• _Task details_: Lines from the line with "t=5: -1 +4 -3 -2 -4 -2 +3" to the line with "t=24: +1 -2 +1 +2 +1 +4 +4" in the entries below, and only those, must be output exactly, with both ends included.

Stored data
========================================================================

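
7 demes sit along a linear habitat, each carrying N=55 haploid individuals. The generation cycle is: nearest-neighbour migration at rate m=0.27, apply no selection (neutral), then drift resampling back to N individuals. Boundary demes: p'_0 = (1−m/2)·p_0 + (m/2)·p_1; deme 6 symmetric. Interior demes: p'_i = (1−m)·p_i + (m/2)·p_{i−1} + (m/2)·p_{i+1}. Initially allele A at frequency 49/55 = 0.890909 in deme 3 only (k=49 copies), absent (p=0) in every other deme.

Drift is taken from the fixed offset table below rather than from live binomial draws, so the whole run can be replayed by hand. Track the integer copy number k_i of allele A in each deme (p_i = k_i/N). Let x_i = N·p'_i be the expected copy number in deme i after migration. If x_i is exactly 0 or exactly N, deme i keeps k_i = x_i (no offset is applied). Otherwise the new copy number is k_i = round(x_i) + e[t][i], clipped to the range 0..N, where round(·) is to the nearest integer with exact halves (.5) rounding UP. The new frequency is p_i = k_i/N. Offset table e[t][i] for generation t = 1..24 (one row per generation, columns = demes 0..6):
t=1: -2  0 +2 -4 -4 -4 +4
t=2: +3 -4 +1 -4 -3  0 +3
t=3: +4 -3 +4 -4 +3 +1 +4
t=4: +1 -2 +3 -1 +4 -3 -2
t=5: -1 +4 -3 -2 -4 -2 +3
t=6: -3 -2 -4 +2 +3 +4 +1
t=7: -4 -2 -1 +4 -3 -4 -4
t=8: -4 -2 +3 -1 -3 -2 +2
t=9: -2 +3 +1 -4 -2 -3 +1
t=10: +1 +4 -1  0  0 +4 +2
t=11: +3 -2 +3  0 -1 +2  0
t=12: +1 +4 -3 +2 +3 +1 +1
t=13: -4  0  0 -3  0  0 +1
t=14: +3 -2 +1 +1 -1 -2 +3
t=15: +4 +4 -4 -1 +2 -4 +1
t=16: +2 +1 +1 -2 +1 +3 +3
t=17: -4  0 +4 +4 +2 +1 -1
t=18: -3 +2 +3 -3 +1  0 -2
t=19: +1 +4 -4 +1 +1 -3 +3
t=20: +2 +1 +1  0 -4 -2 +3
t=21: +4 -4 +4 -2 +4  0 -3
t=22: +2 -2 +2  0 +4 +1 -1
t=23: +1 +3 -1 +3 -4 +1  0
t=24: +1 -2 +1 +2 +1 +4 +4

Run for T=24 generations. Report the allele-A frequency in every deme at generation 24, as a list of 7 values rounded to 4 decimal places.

[0.3273, 0.2182, 0.2364, 0.2364, 0.1636, 0.2364, 0.2182]

t=0: k=[0 0 0 49 0 0 0]
t=1: x=[0.0000 0.0000 6.6150 35.7700 6.6150 0.0000 0.0000] k=[0 0 9 32 3 0 0]
t=2: x=[0.0000 1.2150 10.8900 24.9800 6.5100 0.4050 0.0000] k=[0 0 12 21 4 0 0]
t=3: x=[0.0000 1.6200 11.5950 17.4900 5.7550 0.5400 0.0000] k=[0 0 16 13 9 2 0]
t=4: x=[0.0000 2.1600 13.4350 12.8650 8.5950 2.6750 0.2700] k=[0 0 16 12 13 0 0]
t=5: x=[0.0000 2.1600 13.3000 12.6750 11.1100 1.7550 0.0000] k=[0 6 10 11 7 0 0]
t=6: x=[0.8100 5.7300 9.5950 10.3250 6.5950 0.9450 0.0000] k=[0 4 6 12 10 5 0]
t=7: x=[0.5400 3.7300 6.5400 10.9200 9.5950 5.0000 0.6750] k=[0 2 6 15 7 1 0]
t=8: x=[0.2700 2.2700 6.6750 12.7050 7.2700 1.6750 0.1350] k=[0 0 10 12 4 0 2]
t=9: x=[0.0000 1.3500 8.9200 10.6500 4.5400 0.8100 1.7300] k=[0 4 10 7 3 0 3]
t=10: x=[0.5400 4.2700 8.7850 6.8650 3.1350 0.8100 2.5950] k=[2 8 8 7 3 5 5]
t=11: x=[2.8100 7.1900 7.8650 6.5950 3.8100 4.7300 5.0000] k=[6 5 11 7 3 7 5]
t=12: x=[5.8650 5.9450 9.6500 7.0000 4.0800 6.1900 5.2700] k=[7 10 7 9 7 7 6]
t=13: x=[7.4050 9.1900 7.6750 8.4600 7.2700 6.8650 6.1350] k=[3 9 8 5 7 7 7]
t=14: x=[3.8100 8.0550 7.7300 5.6750 6.7300 7.0000 7.0000] k=[7 6 9 7 6 5 10]
t=15: x=[6.8650 6.5400 8.3250 7.1350 6.0000 5.8100 9.3250] k=[11 11 4 6 8 2 10]
t=16: x=[11.0000 10.0550 5.2150 6.0000 6.9200 3.8900 8.9200] k=[13 11 6 4 8 7 12]
t=17: x=[12.7300 10.5950 6.4050 4.8100 7.3250 7.8100 11.3250] k=[9 11 10 9 9 9 10]
t=18: x=[9.2700 10.5950 10.0000 9.1350 9.0000 9.1350 9.8650] k=[6 13 13 6 10 9 8]
t=19: x=[6.9450 12.0550 12.0550 7.4850 9.3250 9.0000 8.1350] k=[8 16 8 8 10 6 11]
t=20: x=[9.0800 13.8400 9.0800 8.2700 9.1900 7.2150 10.3250] k=[11 15 10 8 5 5 13]
t=21: x=[11.5400 13.7850 10.4050 7.8650 5.4050 6.0800 11.9200] k=[16 10 14 6 9 6 9]
t=22: x=[15.1900 11.3500 12.3800 7.4850 8.1900 6.8100 8.5950] k=[17 9 14 7 12 8 8]
t=23: x=[15.9200 10.7550 12.3800 8.6200 10.7850 8.5400 8.0000] k=[17 14 11 12 7 10 8]
t=24: x=[16.5950 14.0000 11.5400 11.1900 8.0800 9.3250 8.2700] k=[18 12 13 13 9 13 12]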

========================================================================

• _Result_:
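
t=5: -1 +4 -3 -2 -4 -2 +3
t=6: -3 -2 -4 +2 +3 +4 +1
t=7: -4 -2 -1 +4 -3 -4 -4
t=8: -4 -2 +3 -1 -3 -2 +2
t=9: -2 +3 +1 -4 -2 -3 +1
t=10: +1 +4 -1  0  0 +4 +2
t=11: +3 -2 +3  0 -1 +2  0
t=12: +1 +4 -3 +2 +3 +1 +1
t=13: -4  0  0 -3  0  0 +1
t=14: +3 -2 +1 +1 -1 -2 +3
t=15: +4 +4 -4 -1 +2 -4 +1
t=16: +2 +1 +1 -2 +1 +3 +3
t=17: -4  0 +4 +4 +2 +1 -1
t=18: -3 +2 +3 -3 +1  0 -2
t=19: +1 +4 -4 +1 +1 -3 +3
t=20: +2 +1 +1  0 -4 -2 +3
t=21: +4 -4 +4 -2 +4  0 -3
t=22: +2 -2 +2  0 +4 +1 -1
t=23: +1 +3 -1 +3 -4 +1  0
t=24: +1 -2 +1 +2 +1 +4 +4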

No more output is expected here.